> [What the exercise asks]: In the listing below, the answer starts at the line that has "- P(the filter flags the email | the email is spam)" and stops after the line that has "- P(the filter flags the email | the email is legitimate)"; please repeat that part exactly and nothing more.
Data to process START
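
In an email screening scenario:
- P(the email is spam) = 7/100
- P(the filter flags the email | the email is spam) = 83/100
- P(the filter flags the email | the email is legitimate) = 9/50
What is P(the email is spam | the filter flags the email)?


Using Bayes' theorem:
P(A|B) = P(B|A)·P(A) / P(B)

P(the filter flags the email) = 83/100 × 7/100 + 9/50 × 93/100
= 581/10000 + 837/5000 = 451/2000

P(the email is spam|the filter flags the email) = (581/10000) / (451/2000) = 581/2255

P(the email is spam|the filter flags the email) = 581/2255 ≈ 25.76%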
Data to process END
Data to process START
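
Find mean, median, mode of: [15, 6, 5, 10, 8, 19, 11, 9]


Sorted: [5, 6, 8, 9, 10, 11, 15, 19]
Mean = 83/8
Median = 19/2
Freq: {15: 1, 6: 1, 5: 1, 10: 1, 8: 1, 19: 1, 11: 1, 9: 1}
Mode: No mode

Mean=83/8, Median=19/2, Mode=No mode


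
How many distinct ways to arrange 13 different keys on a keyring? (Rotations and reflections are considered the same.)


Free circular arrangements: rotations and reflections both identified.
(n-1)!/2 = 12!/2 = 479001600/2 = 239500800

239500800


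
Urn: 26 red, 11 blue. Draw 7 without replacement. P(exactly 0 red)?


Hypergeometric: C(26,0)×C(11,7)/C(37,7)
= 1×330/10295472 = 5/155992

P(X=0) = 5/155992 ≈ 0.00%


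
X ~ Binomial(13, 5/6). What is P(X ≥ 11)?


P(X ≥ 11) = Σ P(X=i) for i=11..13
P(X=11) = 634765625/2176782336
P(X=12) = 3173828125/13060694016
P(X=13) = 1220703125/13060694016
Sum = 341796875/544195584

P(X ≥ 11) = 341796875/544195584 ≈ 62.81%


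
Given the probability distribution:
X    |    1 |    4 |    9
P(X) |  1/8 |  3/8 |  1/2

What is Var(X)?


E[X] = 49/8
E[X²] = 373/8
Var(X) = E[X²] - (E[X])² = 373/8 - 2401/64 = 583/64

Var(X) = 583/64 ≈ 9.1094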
Data to process END
Data to process START
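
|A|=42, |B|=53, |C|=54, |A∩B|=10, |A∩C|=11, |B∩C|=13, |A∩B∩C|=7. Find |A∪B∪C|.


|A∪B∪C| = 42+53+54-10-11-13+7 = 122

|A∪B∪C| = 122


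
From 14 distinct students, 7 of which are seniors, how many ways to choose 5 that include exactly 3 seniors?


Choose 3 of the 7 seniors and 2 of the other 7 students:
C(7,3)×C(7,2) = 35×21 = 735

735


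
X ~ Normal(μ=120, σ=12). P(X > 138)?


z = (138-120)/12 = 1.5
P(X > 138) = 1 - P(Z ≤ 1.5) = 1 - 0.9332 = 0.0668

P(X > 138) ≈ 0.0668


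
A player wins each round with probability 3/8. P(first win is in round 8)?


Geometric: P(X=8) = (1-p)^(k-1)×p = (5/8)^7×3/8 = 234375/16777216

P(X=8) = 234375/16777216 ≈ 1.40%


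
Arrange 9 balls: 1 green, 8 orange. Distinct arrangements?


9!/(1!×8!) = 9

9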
Data to process END
> [Exercise answer]:
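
- P(the filter flags the email | the email is spam) = 83/100
- P(the filter flags the email | the email is legitimate) = 9/50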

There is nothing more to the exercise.